━━━ MATERIAL PROVIDED

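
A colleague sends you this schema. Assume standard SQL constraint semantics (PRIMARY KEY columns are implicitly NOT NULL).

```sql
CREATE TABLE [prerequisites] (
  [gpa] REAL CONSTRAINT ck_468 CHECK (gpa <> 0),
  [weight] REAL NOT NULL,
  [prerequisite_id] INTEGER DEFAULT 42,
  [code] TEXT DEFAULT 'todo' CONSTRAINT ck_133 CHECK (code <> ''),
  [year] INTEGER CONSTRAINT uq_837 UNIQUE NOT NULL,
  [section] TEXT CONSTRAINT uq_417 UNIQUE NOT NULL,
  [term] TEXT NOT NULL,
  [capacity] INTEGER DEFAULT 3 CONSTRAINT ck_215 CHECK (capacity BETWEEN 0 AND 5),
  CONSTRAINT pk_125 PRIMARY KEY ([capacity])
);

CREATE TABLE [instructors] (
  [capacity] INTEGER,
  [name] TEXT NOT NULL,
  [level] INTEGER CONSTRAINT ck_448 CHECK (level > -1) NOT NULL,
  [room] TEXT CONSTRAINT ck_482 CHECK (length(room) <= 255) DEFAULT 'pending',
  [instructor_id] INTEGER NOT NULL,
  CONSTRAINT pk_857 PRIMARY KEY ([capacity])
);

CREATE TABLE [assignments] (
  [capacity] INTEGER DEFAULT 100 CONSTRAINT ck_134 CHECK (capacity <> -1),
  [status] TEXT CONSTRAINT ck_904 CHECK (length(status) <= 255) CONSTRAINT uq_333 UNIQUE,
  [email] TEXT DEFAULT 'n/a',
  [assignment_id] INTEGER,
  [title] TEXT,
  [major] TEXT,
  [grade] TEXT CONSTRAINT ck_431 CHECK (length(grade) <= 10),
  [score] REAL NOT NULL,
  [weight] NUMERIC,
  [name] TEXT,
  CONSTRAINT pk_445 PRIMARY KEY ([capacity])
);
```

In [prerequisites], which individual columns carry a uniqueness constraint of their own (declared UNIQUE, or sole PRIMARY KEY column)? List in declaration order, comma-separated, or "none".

year, section, capacity

- gpa: no UNIQUE or single-column PK constraint.
- weight: no UNIQUE or single-column PK constraint.
- prerequisite_id: no UNIQUE or single-column PK constraint.
- code: no UNIQUE or single-column PK constraint.
- year: declared UNIQUE → unique.
- section: declared UNIQUE → unique.
- term: no UNIQUE or single-column PK constraint.
- capacity: single-column PRIMARY KEY → unique.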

━━━━━━

WHAT TO DO = Search the data for "TABLE". Copy each line that has it.

RESULT OF THIS EXERCISE =
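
CREATE TABLE [prerequisites] (
CREATE TABLE [instructors] (
CREATE TABLE [assignments] (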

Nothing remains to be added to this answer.